Your goal: Pick out all lines of the entries that include the word "woman" and copy them.
___ Exercise data
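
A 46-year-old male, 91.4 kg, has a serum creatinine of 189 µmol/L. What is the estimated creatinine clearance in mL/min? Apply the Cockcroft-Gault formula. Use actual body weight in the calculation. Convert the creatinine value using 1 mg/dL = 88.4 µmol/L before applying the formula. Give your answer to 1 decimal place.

55.8 mL/min

SCr = 189 / 88.4 = 2.138 mg/dL
CrCl = (140 − 46) × 91.4 / (72 × 2.138) = 8591.6 / 153.94 ≈ 55.8 mL/min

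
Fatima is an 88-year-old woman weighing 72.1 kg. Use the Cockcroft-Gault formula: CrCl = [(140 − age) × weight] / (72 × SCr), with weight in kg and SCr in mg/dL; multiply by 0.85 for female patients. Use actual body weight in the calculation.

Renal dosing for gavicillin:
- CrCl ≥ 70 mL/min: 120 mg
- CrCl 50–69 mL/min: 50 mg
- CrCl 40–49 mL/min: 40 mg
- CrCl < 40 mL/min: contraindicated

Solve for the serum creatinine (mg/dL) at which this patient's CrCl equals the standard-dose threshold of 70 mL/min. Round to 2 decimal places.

0.63 mg/dL

Standard dose requires CrCl ≥ 70 mL/min.
Set (140 − 88) × 72.1 × 0.85 / (72 × SCr) = 70
SCr = (140 − 88) × 72.1 × 0.85 / (72 × 70) = 0.632 mg/dL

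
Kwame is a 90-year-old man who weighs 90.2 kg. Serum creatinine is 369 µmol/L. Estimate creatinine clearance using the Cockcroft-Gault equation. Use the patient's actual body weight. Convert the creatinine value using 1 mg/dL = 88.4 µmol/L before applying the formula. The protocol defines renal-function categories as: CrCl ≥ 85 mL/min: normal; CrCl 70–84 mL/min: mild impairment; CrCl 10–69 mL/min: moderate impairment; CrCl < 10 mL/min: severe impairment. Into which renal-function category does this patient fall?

moderate impairment

SCr = 369 / 88.4 = 4.174 mg/dL
CrCl = (140 − 90) × 90.2 / (72 × 4.174) = 4510.0 / 300.53 ≈ 15.0 mL/min
15 mL/min falls in the 'moderate impairment' range.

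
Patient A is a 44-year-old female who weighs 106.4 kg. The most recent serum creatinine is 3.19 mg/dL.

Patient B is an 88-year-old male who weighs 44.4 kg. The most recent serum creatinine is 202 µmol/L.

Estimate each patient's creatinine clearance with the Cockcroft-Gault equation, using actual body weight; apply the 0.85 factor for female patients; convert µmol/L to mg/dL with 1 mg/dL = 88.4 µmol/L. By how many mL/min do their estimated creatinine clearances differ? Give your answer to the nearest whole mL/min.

Patient A: CrCl = (140 − 44) × 106.4 / (72 × 3.19) × 0.85 = 10214.4 / 229.68 × 0.85 ≈ 37.8 mL/min
Patient B: SCr = 202 / 88.4 = 2.285 mg/dL
Patient B: CrCl = (140 − 88) × 44.4 / (72 × 2.285) = 2308.8 / 164.52 ≈ 14.0 mL/min
|37.8 − 14.0| = 23.8 mL/min

24 mL/min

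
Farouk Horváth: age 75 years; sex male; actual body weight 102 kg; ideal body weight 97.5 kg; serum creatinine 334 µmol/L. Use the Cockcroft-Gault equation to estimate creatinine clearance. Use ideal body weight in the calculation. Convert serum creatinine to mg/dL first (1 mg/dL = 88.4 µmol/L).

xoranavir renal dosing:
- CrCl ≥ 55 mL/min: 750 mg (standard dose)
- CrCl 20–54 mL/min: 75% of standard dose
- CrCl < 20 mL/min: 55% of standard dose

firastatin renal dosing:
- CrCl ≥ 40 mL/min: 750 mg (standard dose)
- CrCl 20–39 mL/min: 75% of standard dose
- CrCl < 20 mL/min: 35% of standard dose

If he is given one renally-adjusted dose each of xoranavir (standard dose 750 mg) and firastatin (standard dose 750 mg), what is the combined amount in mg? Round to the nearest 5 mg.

1125 mg

SCr = 334 / 88.4 = 3.778 mg/dL
CrCl = (140 − 75) × 97.5 / (72 × 3.778) = 6337.5 / 272.02 ≈ 23.3 mL/min
CrCl ≈ 23 mL/min.
xoranavir: 20–54 mL/min → 75% of 750 mg = 562.5 mg.
firastatin: 20–39 mL/min → 75% of 750 mg = 562.5 mg.
Total = 562.5 + 562.5 = 1125 mg.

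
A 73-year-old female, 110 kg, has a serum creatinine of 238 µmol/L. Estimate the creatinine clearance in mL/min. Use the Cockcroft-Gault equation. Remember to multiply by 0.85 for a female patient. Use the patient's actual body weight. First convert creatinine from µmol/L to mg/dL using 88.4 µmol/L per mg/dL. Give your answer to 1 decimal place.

32.3 mL/min

SCr = 238 / 88.4 = 2.692 mg/dL
CrCl = (140 − 73) × 110 / (72 × 2.692) × 0.85 = 7370.0 / 193.82 × 0.85 ≈ 32.3 mL/min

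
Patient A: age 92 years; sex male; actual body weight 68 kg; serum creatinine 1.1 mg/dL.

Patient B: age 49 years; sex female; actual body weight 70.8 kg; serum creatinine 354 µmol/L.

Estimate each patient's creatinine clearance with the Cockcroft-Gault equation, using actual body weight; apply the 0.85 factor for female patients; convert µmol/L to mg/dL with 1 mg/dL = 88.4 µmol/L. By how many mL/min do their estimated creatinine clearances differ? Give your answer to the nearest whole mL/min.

22 mL/min

Patient A: CrCl = (140 − 92) × 68 / (72 × 1.1) = 3264.0 / 79.20 ≈ 41.2 mL/min
Patient B: SCr = 354 / 88.4 = 4.005 mg/dL
Patient B: CrCl = (140 − 49) × 70.8 / (72 × 4.005) × 0.85 = 6442.8 / 288.36 × 0.85 ≈ 19.0 mL/min
|41.2 − 19.0| = 22.2 mL/min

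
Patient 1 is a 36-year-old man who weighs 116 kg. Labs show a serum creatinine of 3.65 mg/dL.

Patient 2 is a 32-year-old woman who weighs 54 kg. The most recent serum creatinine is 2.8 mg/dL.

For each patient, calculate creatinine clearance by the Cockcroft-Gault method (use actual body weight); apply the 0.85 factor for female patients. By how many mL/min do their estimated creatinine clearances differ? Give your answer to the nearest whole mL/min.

21 mL/min

Patient 1: CrCl = (140 − 36) × 116 / (72 × 3.65) = 12064.0 / 262.80 ≈ 45.9 mL/min
Patient 2: CrCl = (140 − 32) × 54 / (72 × 2.8) × 0.85 = 5832.0 / 201.60 × 0.85 ≈ 24.6 mL/min
|45.9 − 24.6| = 21.3 mL/min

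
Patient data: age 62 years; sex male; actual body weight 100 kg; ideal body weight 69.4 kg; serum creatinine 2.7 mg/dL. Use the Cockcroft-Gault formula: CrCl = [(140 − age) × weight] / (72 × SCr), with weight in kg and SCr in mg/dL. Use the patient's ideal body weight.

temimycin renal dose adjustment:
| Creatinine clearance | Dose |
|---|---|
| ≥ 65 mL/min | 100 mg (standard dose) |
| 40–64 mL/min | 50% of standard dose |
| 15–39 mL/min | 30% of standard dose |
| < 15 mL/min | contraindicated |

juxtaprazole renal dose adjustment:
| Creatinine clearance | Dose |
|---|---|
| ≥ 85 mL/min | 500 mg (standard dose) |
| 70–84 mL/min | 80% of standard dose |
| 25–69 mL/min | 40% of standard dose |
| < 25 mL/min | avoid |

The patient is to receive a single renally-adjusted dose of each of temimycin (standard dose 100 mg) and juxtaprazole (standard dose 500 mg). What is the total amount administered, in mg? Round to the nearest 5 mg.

230 mg

CrCl = (140 − 62) × 69.4 / (72 × 2.7) = 5413.2 / 194.40 ≈ 27.8 mL/min
CrCl ≈ 28 mL/min.
temimycin: 15–39 mL/min → 30% of 100 mg = 30 mg.
juxtaprazole: 25–69 mL/min → 40% of 500 mg = 200 mg.
Total = 30 + 200 = 230 mg.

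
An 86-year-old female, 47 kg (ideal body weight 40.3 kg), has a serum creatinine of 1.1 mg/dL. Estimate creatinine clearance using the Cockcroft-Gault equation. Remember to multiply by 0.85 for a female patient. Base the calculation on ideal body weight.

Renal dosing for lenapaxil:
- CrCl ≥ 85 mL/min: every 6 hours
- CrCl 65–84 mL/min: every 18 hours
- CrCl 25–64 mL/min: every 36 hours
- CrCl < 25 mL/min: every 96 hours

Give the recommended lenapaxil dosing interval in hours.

every 96 hours

CrCl = (140 − 86) × 40.3 / (72 × 1.1) × 0.85 = 2176.2 / 79.20 × 0.85 ≈ 23.4 mL/min
CrCl ≈ 23 mL/min → bracket < 25 mL/min → every 96 hours.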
______
Reply:
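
Fatima is an 88-year-old woman weighing 72.1 kg. Use the Cockcroft-Gault formula: CrCl = [(140 − age) × weight] / (72 × SCr), with weight in kg and SCr in mg/dL; multiply by 0.85 for female patients. Use actual body weight in the calculation.
Patient 2 is a 32-year-old woman who weighs 54 kg. The most recent serum creatinine is 2.8 mg/dL.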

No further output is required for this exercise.